> _Goal of the exercise_: Type out the data again. Keep every line exactly the same.

───

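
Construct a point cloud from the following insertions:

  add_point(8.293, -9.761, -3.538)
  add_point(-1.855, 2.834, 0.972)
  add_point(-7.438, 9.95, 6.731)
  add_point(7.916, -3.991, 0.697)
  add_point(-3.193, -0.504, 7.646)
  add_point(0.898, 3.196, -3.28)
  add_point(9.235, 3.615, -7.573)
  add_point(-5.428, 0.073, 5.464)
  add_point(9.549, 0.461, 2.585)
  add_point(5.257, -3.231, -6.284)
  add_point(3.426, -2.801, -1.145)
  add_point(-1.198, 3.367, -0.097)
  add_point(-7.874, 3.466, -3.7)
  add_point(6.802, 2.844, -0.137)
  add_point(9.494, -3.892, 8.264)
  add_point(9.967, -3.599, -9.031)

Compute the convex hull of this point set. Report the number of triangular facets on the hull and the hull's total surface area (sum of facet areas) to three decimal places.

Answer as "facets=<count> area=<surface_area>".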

───

> _Exercise output_:
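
Construct a point cloud from the following insertions:

  add_point(8.293, -9.761, -3.538)
  add_point(-1.855, 2.834, 0.972)
  add_point(-7.438, 9.95, 6.731)
  add_point(7.916, -3.991, 0.697)
  add_point(-3.193, -0.504, 7.646)
  add_point(0.898, 3.196, -3.28)
  add_point(9.235, 3.615, -7.573)
  add_point(-5.428, 0.073, 5.464)
  add_point(9.549, 0.461, 2.585)
  add_point(5.257, -3.231, -6.284)
  add_point(3.426, -2.801, -1.145)
  add_point(-1.198, 3.367, -0.097)
  add_point(-7.874, 3.466, -3.7)
  add_point(6.802, 2.844, -0.137)
  add_point(9.494, -3.892, 8.264)
  add_point(9.967, -3.599, -9.031)

Compute the convex hull of this point set. Report the number of triangular facets on the hull and the hull's total surface area (sum of facet areas) to three decimal places.

Answer as "facets=<count> area=<surface_area>".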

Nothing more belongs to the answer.